**EXERCISE OBJECTIVE**
Before you finish, make sure each line of the records has been retyped exactly.

**SOURCE RECORDS**
◆ ◆ ◆

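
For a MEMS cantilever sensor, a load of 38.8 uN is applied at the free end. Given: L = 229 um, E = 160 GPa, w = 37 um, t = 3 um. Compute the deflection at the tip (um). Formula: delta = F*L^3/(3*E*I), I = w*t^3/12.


Step 1: Calculate the second moment of area.
I = w * t^3 / 12 = 37 * 3^3 / 12 = 83.25 um^4
Step 2: Convert E to consistent units (1 GPa = 1000 uN/um^2).
E = 160 GPa = 160000 uN/um^2
Step 3: Calculate tip deflection.
delta = F * L^3 / (3 * E * I)
delta = 38.8 * 229^3 / (3 * 160000 * 83.25)
delta = 11.6604 um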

◆ ◆ ◆

**EXERCISE SOLUTION**
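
For a MEMS cantilever sensor, a load of 38.8 uN is applied at the free end. Given: L = 229 um, E = 160 GPa, w = 37 um, t = 3 um. Compute the deflection at the tip (um). Formula: delta = F*L^3/(3*E*I), I = w*t^3/12.


Step 1: Calculate the second moment of area.
I = w * t^3 / 12 = 37 * 3^3 / 12 = 83.25 um^4
Step 2: Convert E to consistent units (1 GPa = 1000 uN/um^2).
E = 160 GPa = 160000 uN/um^2
Step 3: Calculate tip deflection.
delta = F * L^3 / (3 * E * I)
delta = 38.8 * 229^3 / (3 * 160000 * 83.25)
delta = 11.6604 um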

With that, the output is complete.